▸ **Exercise goal**:
What you return must match the records exactly, line for line.

▸ **Dataset excerpts**:
------------------------------------------------
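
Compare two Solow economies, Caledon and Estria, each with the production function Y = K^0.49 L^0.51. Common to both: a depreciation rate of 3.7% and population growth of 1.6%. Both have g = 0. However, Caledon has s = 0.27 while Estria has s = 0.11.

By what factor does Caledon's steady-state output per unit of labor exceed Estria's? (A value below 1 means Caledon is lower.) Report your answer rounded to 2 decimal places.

Steady-state y* = [s/(n + δ)]^(α/(1−α)), so the ratio is [ (s_C/(n + δ)_C) / (s_E/(n + δ)_E) ]^0.9608.
s_C/(n + δ)_C = 0.27/0.053 = 5.0943; s_E/(n + δ)_E = 0.11/0.053 = 2.0755.
Ratio = (5.0943/2.0755)^0.9608 = 2.4545^0.9608 ≈ 2.3696

ratio ≈ 2.37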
------------------------------------------------
▸ **Exercise answer**:
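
Compare two Solow economies, Caledon and Estria, each with the production function Y = K^0.49 L^0.51. Common to both: a depreciation rate of 3.7% and population growth of 1.6%. Both have g = 0. However, Caledon has s = 0.27 while Estria has s = 0.11.

By what factor does Caledon's steady-state output per unit of labor exceed Estria's? (A value below 1 means Caledon is lower.) Report your answer rounded to 2 decimal places.

Steady-state y* = [s/(n + δ)]^(α/(1−α)), so the ratio is [ (s_C/(n + δ)_C) / (s_E/(n + δ)_E) ]^0.9608.
s_C/(n + δ)_C = 0.27/0.053 = 5.0943; s_E/(n + δ)_E = 0.11/0.053 = 2.0755.
Ratio = (5.0943/2.0755)^0.9608 = 2.4545^0.9608 ≈ 2.3696

ratio ≈ 2.37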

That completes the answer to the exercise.